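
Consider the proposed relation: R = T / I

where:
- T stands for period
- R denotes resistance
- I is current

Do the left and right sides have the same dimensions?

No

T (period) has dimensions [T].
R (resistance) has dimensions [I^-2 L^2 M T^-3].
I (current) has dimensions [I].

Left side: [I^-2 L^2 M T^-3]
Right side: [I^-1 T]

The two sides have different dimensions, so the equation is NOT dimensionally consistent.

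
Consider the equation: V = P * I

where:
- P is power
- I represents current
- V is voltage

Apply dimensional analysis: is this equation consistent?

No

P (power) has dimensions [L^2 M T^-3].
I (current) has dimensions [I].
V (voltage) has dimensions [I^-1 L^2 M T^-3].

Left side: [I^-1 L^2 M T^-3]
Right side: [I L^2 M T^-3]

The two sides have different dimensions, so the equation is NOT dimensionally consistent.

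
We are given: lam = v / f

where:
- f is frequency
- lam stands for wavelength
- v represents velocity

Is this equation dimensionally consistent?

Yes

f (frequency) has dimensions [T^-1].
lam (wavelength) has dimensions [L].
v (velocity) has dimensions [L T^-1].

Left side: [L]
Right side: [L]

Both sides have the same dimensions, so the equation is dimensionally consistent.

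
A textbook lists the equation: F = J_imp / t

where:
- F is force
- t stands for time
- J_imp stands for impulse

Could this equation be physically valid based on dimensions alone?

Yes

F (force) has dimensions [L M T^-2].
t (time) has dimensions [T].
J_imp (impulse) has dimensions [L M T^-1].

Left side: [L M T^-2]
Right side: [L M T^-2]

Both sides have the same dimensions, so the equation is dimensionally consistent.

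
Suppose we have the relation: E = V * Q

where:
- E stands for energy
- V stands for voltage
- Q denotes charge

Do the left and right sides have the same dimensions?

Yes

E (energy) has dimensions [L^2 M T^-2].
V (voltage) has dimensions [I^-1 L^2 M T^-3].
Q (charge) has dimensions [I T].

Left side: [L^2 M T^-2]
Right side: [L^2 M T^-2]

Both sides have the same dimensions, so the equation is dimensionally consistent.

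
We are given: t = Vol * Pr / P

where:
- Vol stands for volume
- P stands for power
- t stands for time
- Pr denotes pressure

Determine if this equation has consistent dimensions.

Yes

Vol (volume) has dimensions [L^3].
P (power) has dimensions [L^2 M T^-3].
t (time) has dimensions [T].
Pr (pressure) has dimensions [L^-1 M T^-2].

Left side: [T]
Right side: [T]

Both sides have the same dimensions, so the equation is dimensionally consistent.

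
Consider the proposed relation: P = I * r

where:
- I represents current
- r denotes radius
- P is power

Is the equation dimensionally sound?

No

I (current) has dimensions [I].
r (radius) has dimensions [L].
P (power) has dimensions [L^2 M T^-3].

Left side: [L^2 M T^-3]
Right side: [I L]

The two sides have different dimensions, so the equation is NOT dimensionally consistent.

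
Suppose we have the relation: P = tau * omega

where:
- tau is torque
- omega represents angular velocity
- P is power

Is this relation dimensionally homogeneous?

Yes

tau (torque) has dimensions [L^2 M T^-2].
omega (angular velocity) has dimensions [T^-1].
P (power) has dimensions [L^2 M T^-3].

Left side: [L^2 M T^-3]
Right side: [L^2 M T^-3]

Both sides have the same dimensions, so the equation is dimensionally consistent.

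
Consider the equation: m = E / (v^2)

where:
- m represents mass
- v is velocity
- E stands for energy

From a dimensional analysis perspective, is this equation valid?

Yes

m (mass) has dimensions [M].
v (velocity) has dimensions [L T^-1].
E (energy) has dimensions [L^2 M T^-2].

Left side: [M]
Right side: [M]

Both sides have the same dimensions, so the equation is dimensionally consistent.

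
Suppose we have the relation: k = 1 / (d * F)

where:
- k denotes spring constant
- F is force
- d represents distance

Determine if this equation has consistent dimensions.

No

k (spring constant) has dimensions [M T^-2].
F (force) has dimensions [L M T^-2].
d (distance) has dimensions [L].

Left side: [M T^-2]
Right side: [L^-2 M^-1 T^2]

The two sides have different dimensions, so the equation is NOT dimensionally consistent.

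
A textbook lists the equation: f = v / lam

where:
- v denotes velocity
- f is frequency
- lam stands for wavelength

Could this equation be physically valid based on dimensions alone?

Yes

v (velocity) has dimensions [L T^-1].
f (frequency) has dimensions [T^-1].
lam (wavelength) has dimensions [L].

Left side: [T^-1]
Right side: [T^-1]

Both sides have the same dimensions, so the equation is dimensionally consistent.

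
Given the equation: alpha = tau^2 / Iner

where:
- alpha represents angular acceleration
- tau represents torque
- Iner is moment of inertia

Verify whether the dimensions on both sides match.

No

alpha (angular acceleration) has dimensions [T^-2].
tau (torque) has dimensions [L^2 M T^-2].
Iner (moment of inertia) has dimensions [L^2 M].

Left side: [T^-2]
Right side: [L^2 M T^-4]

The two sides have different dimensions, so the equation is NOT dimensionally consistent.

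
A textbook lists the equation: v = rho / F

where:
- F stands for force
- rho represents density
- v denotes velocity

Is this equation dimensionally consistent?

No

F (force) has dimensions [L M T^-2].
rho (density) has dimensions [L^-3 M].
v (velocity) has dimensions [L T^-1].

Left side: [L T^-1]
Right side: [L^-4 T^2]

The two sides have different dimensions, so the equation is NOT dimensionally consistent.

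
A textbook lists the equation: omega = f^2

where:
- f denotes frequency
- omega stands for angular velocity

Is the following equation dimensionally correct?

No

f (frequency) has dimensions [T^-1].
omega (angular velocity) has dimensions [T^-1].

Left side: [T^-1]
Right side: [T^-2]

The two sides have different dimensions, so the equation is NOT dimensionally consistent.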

* * *

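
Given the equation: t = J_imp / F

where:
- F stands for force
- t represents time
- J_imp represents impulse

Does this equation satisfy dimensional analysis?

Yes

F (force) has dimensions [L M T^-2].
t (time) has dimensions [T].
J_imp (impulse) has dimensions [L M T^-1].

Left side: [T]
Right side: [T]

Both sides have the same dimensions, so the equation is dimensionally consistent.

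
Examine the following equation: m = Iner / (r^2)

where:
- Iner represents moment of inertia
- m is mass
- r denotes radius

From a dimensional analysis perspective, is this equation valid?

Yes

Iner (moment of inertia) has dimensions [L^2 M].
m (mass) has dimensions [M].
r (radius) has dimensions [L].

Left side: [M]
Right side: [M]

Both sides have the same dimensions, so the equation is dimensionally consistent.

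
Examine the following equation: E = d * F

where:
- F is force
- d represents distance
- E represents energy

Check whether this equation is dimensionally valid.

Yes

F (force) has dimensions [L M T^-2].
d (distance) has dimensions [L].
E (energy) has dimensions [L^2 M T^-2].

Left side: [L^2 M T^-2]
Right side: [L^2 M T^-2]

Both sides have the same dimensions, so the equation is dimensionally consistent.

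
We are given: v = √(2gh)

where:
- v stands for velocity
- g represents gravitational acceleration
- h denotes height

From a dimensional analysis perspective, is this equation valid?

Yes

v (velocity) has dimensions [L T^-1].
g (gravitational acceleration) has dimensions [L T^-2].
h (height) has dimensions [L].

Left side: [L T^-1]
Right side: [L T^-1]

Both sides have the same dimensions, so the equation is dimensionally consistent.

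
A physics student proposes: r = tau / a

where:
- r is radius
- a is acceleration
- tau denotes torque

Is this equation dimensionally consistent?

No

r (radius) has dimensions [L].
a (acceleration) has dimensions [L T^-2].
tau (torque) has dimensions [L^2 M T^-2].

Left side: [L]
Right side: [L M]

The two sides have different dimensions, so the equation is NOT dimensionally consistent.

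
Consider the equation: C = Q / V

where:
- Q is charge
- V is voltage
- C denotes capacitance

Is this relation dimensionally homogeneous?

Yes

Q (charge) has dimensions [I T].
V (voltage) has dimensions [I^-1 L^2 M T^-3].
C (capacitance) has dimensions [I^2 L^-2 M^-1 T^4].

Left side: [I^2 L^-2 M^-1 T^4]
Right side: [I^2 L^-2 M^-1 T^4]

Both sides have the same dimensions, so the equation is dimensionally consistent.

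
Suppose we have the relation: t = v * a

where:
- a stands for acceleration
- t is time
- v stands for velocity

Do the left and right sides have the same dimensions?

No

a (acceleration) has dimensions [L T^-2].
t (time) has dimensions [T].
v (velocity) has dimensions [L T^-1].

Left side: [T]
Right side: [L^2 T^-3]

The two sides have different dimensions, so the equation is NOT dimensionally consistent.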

--

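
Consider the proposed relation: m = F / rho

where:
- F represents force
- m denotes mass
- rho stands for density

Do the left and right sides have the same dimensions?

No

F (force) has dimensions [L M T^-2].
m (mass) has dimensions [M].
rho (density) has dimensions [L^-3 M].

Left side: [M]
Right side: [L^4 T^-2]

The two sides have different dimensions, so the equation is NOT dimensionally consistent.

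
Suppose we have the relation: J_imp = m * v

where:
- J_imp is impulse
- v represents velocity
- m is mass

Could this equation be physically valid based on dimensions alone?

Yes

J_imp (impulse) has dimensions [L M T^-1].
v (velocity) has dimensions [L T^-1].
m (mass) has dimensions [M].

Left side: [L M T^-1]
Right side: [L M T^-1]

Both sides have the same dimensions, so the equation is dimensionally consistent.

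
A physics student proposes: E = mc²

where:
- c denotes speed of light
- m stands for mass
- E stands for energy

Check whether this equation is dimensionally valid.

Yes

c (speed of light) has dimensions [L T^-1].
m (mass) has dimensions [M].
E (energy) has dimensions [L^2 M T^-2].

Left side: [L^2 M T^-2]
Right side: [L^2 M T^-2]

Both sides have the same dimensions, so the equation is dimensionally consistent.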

What you have to do.
Lines holding "student" are the ones to copy; find all of them in the listing.

Solution below.
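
A physics student proposes: r = tau / a
A physics student proposes: E = mc²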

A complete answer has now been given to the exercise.